[What the task asks] Take the data below and extract the lines from the one with "trial 1: 953" to the one with "trial 13: 926", inclusive, exactly as written.
Dataset records Start Marker
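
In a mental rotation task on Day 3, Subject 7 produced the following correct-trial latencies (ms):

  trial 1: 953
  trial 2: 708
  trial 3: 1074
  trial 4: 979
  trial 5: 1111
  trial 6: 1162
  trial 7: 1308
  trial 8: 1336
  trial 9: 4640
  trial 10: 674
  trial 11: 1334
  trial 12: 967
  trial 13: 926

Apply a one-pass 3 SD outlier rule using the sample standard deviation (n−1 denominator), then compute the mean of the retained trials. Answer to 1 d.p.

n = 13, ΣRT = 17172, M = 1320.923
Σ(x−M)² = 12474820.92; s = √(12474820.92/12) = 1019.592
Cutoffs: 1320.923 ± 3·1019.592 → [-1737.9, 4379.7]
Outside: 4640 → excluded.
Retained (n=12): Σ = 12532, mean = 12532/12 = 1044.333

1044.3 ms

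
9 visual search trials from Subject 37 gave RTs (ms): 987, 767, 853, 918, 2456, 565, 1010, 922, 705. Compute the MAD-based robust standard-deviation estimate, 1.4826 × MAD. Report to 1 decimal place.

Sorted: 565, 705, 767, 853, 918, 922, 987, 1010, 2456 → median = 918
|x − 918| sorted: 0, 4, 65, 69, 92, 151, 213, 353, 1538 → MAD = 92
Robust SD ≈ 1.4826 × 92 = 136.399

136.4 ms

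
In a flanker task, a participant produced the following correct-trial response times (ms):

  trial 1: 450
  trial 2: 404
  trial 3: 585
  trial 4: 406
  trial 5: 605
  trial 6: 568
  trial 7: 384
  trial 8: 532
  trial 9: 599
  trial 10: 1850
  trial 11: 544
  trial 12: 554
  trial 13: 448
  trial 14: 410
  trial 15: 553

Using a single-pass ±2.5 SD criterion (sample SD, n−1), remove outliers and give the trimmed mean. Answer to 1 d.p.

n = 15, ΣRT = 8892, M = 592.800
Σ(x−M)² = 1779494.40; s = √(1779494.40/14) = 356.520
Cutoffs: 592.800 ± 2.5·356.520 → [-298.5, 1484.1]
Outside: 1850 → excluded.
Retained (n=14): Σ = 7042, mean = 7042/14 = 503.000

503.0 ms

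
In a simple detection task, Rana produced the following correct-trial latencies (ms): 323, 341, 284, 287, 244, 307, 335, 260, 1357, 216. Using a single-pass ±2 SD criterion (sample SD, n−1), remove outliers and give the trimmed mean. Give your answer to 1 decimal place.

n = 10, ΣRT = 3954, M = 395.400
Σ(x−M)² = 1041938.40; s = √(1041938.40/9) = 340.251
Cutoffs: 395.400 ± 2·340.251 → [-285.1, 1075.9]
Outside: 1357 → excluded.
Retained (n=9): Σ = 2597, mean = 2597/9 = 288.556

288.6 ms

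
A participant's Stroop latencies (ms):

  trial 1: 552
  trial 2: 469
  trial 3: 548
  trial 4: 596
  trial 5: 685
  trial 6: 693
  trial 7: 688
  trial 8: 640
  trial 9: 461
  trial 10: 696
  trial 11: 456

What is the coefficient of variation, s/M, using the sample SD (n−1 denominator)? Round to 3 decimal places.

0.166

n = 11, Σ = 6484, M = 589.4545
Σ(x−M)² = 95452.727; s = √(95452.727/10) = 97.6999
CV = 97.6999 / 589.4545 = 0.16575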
Dataset records End Marker
Dataset records Start Marker
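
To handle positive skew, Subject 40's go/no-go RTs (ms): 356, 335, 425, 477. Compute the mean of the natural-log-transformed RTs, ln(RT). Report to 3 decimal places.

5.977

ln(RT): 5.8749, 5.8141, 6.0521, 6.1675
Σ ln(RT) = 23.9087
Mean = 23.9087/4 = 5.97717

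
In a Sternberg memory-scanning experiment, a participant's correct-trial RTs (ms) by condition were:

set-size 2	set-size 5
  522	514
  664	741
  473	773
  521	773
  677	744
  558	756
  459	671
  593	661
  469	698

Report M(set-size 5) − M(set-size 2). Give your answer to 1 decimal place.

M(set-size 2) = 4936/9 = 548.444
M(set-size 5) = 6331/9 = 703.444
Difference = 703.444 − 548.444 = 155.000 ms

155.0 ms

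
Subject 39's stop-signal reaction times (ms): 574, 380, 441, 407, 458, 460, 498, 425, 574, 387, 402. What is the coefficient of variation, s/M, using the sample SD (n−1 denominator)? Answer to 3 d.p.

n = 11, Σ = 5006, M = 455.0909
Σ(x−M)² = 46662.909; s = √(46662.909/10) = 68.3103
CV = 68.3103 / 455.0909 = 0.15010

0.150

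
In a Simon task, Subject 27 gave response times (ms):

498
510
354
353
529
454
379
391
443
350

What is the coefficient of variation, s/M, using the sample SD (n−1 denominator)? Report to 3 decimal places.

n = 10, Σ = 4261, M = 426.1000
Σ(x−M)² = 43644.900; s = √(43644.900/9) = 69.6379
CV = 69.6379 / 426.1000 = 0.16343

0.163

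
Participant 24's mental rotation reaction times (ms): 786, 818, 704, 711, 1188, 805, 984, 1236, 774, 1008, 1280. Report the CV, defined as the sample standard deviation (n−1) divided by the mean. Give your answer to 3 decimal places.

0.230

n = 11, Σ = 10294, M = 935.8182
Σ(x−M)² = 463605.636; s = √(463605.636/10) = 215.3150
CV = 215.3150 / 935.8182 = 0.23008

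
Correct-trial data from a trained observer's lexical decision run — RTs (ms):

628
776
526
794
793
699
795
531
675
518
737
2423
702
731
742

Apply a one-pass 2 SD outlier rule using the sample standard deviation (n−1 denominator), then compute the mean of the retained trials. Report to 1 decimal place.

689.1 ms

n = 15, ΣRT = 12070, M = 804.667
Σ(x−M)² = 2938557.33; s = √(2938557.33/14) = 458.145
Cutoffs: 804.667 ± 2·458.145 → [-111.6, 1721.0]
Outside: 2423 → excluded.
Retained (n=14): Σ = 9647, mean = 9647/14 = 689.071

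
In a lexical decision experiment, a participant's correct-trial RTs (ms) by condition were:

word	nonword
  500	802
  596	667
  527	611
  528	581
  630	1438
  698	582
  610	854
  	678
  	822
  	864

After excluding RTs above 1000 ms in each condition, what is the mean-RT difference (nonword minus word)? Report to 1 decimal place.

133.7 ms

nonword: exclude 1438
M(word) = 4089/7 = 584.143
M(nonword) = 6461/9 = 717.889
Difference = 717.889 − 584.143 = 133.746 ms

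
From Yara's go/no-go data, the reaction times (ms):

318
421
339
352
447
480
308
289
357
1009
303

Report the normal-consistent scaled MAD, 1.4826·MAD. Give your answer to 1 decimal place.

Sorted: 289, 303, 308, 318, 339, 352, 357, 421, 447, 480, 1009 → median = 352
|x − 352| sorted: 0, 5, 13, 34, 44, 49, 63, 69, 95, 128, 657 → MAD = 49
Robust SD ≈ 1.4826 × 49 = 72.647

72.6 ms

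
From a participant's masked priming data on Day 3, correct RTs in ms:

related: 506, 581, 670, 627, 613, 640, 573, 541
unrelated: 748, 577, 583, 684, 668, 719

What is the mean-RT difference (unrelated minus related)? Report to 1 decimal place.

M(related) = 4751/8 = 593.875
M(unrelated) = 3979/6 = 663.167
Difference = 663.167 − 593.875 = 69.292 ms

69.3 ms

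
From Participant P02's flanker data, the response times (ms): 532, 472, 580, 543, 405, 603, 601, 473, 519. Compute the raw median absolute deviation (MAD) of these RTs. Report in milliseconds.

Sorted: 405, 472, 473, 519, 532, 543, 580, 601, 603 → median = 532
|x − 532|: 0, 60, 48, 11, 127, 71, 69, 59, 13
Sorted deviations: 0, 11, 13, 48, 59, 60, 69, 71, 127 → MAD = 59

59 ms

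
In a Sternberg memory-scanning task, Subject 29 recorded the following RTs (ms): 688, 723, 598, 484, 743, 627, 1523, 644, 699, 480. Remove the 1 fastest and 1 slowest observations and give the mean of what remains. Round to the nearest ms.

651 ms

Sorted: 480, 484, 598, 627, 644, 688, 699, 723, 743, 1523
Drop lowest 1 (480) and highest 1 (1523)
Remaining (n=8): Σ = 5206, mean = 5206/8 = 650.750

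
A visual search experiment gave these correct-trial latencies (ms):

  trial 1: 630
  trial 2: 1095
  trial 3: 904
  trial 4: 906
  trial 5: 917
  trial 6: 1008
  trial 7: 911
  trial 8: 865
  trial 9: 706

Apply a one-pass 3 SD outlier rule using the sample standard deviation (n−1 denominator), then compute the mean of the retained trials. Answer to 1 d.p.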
Dataset records End Marker
Dataset records Start Marker
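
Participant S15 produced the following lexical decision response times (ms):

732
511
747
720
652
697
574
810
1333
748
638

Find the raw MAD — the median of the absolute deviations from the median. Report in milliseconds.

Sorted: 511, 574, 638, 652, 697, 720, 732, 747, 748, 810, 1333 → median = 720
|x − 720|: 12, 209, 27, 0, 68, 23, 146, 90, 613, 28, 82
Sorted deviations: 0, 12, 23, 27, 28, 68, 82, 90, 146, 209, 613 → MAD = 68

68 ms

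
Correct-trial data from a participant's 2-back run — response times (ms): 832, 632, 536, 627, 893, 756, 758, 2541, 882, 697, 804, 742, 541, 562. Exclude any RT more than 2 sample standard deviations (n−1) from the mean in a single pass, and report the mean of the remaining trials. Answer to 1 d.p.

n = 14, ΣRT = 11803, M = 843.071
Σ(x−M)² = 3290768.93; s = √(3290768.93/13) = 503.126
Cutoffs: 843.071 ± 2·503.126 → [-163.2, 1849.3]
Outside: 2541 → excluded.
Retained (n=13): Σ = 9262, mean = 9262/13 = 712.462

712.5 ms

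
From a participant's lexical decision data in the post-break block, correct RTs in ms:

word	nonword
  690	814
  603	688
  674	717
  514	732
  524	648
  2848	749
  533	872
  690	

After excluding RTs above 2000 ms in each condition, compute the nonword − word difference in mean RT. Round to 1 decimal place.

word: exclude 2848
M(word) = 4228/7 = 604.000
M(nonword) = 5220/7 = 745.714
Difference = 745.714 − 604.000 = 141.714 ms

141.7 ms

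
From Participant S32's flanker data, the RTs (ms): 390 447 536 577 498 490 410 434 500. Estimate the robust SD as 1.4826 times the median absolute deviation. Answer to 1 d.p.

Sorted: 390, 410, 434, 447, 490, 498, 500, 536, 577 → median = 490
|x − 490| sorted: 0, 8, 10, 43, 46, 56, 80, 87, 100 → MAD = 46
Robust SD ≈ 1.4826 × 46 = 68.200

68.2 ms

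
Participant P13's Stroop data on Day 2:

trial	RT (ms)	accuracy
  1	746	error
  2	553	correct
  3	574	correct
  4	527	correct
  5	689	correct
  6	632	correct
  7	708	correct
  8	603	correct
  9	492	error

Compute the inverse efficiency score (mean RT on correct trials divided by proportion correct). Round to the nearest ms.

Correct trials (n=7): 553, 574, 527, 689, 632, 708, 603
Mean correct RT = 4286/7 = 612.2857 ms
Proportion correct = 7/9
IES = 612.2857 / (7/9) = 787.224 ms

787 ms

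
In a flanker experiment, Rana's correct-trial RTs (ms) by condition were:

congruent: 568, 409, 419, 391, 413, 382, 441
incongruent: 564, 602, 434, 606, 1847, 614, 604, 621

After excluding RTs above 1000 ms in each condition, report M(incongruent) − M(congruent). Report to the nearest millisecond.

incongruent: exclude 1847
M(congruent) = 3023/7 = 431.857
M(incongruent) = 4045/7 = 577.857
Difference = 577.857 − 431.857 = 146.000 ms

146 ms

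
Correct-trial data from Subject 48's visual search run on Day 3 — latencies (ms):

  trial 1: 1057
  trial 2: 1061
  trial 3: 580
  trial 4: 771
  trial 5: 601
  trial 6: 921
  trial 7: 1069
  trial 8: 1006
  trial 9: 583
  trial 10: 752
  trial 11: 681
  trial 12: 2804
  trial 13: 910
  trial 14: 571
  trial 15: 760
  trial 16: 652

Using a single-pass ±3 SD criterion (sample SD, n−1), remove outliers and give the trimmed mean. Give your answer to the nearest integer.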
Dataset records End Marker
[Exercise solution]
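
  trial 1: 953
  trial 2: 708
  trial 3: 1074
  trial 4: 979
  trial 5: 1111
  trial 6: 1162
  trial 7: 1308
  trial 8: 1336
  trial 9: 4640
  trial 10: 674
  trial 11: 1334
  trial 12: 967
  trial 13: 926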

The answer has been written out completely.